:: What the exercise asks ::
Among the lines below, a stretch begins at the one with "(6 / 10)^2 / (((-4" and ends at the one with "7 * (71 /26) * (7 /2)=3479 /52=66.90". Repeat that stretch exactly, ends included.

:: Record set ::
▬▬▬▬▬▬▬▬▬▬
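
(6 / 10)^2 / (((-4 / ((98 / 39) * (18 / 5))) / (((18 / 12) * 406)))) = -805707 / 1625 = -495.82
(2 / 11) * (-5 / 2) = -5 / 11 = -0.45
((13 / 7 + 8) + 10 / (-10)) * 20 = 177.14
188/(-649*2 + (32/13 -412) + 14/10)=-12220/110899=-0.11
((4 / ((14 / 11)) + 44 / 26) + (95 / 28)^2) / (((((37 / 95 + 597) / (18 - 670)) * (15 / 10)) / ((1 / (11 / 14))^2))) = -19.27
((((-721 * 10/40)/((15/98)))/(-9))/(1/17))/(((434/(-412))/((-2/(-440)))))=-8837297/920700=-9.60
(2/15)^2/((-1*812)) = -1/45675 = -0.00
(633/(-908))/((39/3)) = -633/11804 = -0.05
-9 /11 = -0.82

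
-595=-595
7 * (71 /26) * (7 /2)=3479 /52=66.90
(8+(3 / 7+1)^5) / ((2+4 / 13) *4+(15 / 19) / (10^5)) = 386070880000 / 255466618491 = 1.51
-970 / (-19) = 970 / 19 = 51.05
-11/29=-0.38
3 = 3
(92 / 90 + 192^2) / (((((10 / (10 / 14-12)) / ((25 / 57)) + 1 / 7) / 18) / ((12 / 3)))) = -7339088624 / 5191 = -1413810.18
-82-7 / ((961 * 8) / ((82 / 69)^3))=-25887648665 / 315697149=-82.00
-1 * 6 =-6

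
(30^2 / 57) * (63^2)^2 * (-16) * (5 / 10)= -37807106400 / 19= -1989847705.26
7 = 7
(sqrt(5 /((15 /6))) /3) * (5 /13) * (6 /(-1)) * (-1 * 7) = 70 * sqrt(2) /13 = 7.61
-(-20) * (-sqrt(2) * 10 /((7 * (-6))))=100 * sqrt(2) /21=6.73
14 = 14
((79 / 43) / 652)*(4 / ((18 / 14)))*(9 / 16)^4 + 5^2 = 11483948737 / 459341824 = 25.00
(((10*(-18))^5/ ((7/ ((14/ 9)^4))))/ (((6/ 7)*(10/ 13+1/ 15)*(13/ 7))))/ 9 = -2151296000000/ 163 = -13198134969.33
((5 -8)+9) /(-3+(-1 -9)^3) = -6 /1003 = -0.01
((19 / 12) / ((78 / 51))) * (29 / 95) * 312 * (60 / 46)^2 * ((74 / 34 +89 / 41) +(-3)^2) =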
▬▬▬▬▬▬▬▬▬▬
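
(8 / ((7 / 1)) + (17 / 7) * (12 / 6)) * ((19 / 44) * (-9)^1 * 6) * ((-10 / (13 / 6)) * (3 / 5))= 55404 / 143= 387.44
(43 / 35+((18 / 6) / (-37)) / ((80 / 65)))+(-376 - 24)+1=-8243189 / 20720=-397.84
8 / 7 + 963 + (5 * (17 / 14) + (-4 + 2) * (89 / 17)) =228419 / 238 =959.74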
▬▬▬▬▬▬▬▬▬▬
:: Solution to this problem ::
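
(6 / 10)^2 / (((-4 / ((98 / 39) * (18 / 5))) / (((18 / 12) * 406)))) = -805707 / 1625 = -495.82
(2 / 11) * (-5 / 2) = -5 / 11 = -0.45
((13 / 7 + 8) + 10 / (-10)) * 20 = 177.14
188/(-649*2 + (32/13 -412) + 14/10)=-12220/110899=-0.11
((4 / ((14 / 11)) + 44 / 26) + (95 / 28)^2) / (((((37 / 95 + 597) / (18 - 670)) * (15 / 10)) / ((1 / (11 / 14))^2))) = -19.27
((((-721 * 10/40)/((15/98)))/(-9))/(1/17))/(((434/(-412))/((-2/(-440)))))=-8837297/920700=-9.60
(2/15)^2/((-1*812)) = -1/45675 = -0.00
(633/(-908))/((39/3)) = -633/11804 = -0.05
-9 /11 = -0.82

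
-595=-595
7 * (71 /26) * (7 /2)=3479 /52=66.90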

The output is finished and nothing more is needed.